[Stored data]
——
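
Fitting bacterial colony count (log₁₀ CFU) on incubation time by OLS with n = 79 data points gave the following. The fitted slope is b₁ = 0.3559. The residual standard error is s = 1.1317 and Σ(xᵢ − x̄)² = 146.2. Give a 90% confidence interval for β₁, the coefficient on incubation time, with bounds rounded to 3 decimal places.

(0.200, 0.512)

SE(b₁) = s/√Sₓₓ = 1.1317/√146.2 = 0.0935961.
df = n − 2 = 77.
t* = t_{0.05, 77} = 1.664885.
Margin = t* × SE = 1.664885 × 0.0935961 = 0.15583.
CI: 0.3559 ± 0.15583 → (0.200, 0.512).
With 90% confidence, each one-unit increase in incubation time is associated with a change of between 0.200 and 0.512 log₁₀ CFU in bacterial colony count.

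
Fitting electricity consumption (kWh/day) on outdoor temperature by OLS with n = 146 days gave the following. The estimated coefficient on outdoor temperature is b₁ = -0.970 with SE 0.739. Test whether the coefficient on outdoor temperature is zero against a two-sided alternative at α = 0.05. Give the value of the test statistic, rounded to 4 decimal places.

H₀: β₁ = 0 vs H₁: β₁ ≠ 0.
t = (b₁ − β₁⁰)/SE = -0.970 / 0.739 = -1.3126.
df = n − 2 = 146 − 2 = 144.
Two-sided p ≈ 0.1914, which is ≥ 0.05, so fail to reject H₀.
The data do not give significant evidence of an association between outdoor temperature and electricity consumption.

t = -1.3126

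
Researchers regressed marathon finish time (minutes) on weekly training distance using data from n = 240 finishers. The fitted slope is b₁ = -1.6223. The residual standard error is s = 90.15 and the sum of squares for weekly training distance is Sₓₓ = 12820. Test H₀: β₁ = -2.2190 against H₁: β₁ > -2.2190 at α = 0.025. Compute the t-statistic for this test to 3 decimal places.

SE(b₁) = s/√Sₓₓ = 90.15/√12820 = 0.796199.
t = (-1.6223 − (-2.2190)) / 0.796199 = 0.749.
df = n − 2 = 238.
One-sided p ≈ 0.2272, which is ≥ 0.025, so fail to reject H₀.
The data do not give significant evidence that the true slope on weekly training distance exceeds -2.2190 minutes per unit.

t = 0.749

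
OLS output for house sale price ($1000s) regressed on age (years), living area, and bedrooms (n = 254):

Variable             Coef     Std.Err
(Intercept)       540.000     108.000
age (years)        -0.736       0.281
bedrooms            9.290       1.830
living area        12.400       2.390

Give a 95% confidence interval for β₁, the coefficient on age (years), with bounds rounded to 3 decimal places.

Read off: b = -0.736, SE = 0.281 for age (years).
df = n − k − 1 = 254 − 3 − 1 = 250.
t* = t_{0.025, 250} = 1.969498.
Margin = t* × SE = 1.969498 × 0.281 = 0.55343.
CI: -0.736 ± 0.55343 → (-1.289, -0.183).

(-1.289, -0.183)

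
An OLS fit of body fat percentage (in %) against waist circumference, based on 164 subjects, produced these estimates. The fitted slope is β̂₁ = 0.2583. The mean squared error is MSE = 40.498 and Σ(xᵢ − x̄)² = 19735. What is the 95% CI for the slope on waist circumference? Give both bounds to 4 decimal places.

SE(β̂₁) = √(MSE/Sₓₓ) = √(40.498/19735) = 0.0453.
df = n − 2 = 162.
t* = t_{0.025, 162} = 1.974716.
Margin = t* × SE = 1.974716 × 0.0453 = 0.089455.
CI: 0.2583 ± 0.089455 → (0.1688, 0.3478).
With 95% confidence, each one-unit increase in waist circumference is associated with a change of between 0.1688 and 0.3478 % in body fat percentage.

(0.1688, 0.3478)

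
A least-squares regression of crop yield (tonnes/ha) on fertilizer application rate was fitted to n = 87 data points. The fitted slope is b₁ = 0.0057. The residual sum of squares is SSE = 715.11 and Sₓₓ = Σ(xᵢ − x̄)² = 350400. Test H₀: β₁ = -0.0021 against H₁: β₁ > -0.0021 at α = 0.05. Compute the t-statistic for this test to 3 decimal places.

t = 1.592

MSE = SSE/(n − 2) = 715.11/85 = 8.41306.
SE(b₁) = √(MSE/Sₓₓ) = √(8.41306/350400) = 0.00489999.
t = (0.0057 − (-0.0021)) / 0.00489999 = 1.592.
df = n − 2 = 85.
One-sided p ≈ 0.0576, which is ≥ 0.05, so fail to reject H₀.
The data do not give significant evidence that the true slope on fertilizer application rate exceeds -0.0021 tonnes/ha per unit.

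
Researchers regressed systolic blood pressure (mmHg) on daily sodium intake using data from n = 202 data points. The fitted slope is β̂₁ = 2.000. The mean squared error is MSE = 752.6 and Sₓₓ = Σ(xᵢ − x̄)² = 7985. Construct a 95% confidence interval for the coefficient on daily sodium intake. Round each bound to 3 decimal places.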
——
> **Problem requirements**
All lines with the string "living" must be copied from the data.

> **Exercise result**
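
OLS output for house sale price ($1000s) regressed on age (years), living area, and bedrooms (n = 254):
living area        12.400       2.390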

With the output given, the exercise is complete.